::: Provided records :::

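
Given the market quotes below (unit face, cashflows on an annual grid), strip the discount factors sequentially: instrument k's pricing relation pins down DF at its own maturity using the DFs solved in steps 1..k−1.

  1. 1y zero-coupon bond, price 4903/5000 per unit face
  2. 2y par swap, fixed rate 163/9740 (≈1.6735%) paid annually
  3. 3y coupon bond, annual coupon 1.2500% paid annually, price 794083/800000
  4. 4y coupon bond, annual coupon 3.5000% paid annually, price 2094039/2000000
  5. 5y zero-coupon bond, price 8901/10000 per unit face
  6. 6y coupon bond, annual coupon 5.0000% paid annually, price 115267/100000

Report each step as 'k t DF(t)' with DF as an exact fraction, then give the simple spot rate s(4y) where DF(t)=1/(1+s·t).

1 1 4903/5000
2 2 4837/5000
3 3 9563/10000
4 4 4567/5000
5 5 8901/10000
6 6 546/625
s(4y) = (1/(4567/5000) − 1)/(4) = 433/18268 ≈ 2.3703%

step 1 [1y] zero: DF = P = 4903/5000 ≈ 0.980600
step 2 [2y] swap r/1=163/9740: DF=(1 − 163/9740·(0.980600))/(1+163/9740) = 4837/5000 ≈ 0.967400
step 3 [3y] bond c/1=1/80: DF=(794083/800000 − 1/80·(0.980600+0.967400))/(1+1/80) = 9563/10000 ≈ 0.956300
step 4 [4y] bond c/1=7/200: DF=(2094039/2000000 − 7/200·(0.980600+0.967400+0.956300))/(1+7/200) = 4567/5000 ≈ 0.913400
step 5 [5y] zero: DF = P = 8901/10000 ≈ 0.890100
step 6 [6y] bond c/1=1/20: DF=(115267/100000 − 1/20·(0.980600+0.967400+0.956300+0.913400+0.890100))/(1+1/20) = 546/625 ≈ 0.873600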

:::

Goal of the exercise =>
Where a line above holds the string "face", show that line.

Response box =>
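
Given the market quotes below (unit face, cashflows on an annual grid), strip the discount factors sequentially: instrument k's pricing relation pins down DF at its own maturity using the DFs solved in steps 1..k−1.
  1. 1y zero-coupon bond, price 4903/5000 per unit face
  5. 5y zero-coupon bond, price 8901/10000 per unit face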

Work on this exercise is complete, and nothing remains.